> _WHAT TO DO_
Write out the records below word for word, please.
═══ DATA IN THIS EXERCISE
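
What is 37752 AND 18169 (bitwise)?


0b1001001101111000 & 0b100011011111001 = 0b1001111000 = 632

632


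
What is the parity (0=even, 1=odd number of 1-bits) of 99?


0b1100011 has 4 ones => parity 0

0


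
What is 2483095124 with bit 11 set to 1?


2483095124 | (1 << 11) = 2483095124 | 2048 = 2483097172

2483097172


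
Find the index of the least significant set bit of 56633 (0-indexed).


0b1101110100111001. Lowest set bit at position 0

0


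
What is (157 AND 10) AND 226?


Step 1: 157 & 10 = 8
Step 2: 8 & 226 = 0

0


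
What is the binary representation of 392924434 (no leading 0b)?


392924434 = 10111011010111000110100010010 in binary

10111011010111000110100010010


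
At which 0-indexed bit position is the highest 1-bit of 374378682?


0b10110010100001001000010111010. Highest set bit at position 28

28


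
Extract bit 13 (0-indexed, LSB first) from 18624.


0b100100011000000, position 13 = 0

0


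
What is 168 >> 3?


0b10101000 >> 3 = 0b10101 = 21

21


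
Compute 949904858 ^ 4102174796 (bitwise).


0b111000100111100110010111011010 ^ 0b11110100100000100011100001001100 = 0b11001100000111000101110110010110 = 3424411030

3424411030


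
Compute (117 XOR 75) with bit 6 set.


Step 1: 117 ^ 75 = 62
Step 2: 62 | (1 << 6) = 62 | 64 = 126

126


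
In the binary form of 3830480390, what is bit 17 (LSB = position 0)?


0b11100100010100000111111000000110, position 17 = 0

0


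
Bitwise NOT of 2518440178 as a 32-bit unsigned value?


~0b10010110000111000101100011110010 = 0b1101001111000111010011100001101 = 1776527117 (32-bit unsigned)

1776527117


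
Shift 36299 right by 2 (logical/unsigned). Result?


0b1000110111001011 >> 2 = 0b10001101110010 = 9074

9074


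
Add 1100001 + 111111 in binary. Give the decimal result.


1100001 + 111111 = 10100000 = 160

160


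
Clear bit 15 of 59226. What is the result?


59226 & ~(1 << 15) = 26458

26458


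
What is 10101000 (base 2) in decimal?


10101000 in decimal = 168

168


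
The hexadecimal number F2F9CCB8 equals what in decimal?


F2F9CCB8 hex = 4076457144 decimal

4076457144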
══════
> _RESULT OF THE EXERCISE_
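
What is 37752 AND 18169 (bitwise)?


0b1001001101111000 & 0b100011011111001 = 0b1001111000 = 632

632


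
What is the parity (0=even, 1=odd number of 1-bits) of 99?


0b1100011 has 4 ones => parity 0

0


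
What is 2483095124 with bit 11 set to 1?


2483095124 | (1 << 11) = 2483095124 | 2048 = 2483097172

2483097172


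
Find the index of the least significant set bit of 56633 (0-indexed).


0b1101110100111001. Lowest set bit at position 0

0


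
What is (157 AND 10) AND 226?


Step 1: 157 & 10 = 8
Step 2: 8 & 226 = 0

0


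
What is the binary representation of 392924434 (no leading 0b)?


392924434 = 10111011010111000110100010010 in binary

10111011010111000110100010010


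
At which 0-indexed bit position is the highest 1-bit of 374378682?


0b10110010100001001000010111010. Highest set bit at position 28

28


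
Extract bit 13 (0-indexed, LSB first) from 18624.


0b100100011000000, position 13 = 0

0


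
What is 168 >> 3?


0b10101000 >> 3 = 0b10101 = 21

21


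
Compute 949904858 ^ 4102174796 (bitwise).


0b111000100111100110010111011010 ^ 0b11110100100000100011100001001100 = 0b11001100000111000101110110010110 = 3424411030

3424411030


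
Compute (117 XOR 75) with bit 6 set.


Step 1: 117 ^ 75 = 62
Step 2: 62 | (1 << 6) = 62 | 64 = 126

126


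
In the binary form of 3830480390, what is bit 17 (LSB = position 0)?


0b11100100010100000111111000000110, position 17 = 0

0


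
Bitwise NOT of 2518440178 as a 32-bit unsigned value?


~0b10010110000111000101100011110010 = 0b1101001111000111010011100001101 = 1776527117 (32-bit unsigned)

1776527117


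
Shift 36299 right by 2 (logical/unsigned). Result?


0b1000110111001011 >> 2 = 0b10001101110010 = 9074

9074


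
Add 1100001 + 111111 in binary. Give the decimal result.


1100001 + 111111 = 10100000 = 160

160


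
Clear bit 15 of 59226. What is the result?


59226 & ~(1 << 15) = 26458

26458


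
What is 10101000 (base 2) in decimal?


10101000 in decimal = 168

168


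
The hexadecimal number F2F9CCB8 equals what in decimal?


F2F9CCB8 hex = 4076457144 decimal

4076457144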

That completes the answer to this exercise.